**Problem statement**
Check each line of the entries below for the word "literal", and copy the lines that have it.
[Opening Data extracts section]
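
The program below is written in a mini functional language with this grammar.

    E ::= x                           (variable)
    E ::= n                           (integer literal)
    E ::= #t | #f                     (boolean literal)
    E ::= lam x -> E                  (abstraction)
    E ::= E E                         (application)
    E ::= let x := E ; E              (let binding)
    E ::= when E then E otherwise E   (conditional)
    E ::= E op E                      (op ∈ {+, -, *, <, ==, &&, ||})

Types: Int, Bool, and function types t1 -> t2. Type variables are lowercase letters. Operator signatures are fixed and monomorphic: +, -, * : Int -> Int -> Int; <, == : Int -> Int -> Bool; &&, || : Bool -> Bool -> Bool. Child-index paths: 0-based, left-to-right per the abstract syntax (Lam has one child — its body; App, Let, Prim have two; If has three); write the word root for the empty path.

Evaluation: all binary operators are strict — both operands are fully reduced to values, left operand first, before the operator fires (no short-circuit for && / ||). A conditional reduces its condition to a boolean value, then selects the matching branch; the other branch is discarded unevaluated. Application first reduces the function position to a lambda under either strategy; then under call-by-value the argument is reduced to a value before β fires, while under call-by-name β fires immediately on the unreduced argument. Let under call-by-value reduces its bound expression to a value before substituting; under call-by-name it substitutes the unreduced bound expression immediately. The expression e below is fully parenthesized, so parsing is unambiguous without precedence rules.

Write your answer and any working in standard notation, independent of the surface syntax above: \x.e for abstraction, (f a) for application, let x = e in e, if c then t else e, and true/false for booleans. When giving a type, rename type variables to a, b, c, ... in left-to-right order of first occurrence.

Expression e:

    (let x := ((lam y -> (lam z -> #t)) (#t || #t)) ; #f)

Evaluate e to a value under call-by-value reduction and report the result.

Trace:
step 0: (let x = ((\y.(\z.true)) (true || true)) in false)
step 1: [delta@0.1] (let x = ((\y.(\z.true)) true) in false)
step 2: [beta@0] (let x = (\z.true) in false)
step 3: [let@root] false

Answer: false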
[Closing Data extracts section]
[Opening Data extracts section]
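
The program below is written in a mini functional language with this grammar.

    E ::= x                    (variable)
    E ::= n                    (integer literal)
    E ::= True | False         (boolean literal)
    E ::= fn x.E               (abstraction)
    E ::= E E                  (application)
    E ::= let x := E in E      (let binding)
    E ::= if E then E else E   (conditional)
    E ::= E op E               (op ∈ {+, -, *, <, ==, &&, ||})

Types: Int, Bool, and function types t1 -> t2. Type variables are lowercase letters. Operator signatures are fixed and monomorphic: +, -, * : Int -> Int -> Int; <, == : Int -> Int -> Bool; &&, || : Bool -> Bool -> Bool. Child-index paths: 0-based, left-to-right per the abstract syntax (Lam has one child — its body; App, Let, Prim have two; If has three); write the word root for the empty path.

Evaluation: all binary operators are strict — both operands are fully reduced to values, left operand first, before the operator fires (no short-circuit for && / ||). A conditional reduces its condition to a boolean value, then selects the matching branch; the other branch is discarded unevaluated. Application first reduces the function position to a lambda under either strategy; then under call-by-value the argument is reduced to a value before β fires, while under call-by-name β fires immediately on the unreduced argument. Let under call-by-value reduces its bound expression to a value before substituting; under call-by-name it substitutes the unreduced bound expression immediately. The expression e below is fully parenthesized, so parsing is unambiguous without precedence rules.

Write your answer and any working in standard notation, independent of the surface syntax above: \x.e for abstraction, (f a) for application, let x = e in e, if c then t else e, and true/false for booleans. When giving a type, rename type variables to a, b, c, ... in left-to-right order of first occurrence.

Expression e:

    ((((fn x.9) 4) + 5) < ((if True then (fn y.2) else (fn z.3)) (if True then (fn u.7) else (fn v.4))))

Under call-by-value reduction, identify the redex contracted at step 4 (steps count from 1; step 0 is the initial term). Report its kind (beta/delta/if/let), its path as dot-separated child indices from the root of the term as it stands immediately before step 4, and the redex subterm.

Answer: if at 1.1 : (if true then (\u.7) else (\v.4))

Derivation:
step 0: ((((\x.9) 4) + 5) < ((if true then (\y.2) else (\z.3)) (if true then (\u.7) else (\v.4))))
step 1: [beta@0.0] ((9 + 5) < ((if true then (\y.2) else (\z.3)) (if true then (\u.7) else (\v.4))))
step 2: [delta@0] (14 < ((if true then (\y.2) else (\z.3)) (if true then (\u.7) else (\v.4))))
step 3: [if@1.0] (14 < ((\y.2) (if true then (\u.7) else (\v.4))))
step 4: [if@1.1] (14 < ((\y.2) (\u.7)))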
[Closing Data extracts section]
**Exercise result**
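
    E ::= n                           (integer literal)
    E ::= #t | #f                     (boolean literal)
    E ::= n                    (integer literal)
    E ::= True | False         (boolean literal)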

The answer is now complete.